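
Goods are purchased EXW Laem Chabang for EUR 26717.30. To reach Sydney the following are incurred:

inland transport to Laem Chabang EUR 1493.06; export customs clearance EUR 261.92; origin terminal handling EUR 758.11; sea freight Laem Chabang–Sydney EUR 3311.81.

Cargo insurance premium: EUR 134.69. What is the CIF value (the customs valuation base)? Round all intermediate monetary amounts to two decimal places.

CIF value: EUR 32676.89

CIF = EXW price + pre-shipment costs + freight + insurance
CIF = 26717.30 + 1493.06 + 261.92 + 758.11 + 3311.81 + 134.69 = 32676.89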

-------------------------

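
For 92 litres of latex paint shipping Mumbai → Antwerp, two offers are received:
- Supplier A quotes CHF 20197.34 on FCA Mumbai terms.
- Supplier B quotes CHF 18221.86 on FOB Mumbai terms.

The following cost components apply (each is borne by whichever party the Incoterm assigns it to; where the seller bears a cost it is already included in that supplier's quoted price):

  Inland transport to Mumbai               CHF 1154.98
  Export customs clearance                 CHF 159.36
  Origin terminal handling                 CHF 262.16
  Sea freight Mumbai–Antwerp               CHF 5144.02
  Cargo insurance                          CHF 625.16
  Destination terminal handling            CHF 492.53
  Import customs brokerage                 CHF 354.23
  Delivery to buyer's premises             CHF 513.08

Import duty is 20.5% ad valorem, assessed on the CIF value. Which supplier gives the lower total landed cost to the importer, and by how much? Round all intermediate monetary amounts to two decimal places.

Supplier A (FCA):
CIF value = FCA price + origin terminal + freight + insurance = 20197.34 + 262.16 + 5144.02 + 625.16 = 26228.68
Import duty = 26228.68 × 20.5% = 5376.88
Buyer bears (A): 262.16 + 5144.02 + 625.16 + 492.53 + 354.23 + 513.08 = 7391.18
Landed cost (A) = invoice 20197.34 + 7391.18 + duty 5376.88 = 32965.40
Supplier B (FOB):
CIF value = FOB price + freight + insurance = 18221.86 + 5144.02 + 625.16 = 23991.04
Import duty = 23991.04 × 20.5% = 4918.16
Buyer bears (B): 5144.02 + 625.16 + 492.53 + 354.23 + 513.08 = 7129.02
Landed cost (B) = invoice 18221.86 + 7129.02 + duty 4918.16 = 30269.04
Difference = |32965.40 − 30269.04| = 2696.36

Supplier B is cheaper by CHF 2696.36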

-------------------------

What lines of the preceding data include the string "following"? Pull them out.

**Answer to the exercise**
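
Goods are purchased EXW Laem Chabang for EUR 26717.30. To reach Sydney the following are incurred:
The following cost components apply (each is borne by whichever party the Incoterm assigns it to; where the seller bears a cost it is already included in that supplier's quoted price):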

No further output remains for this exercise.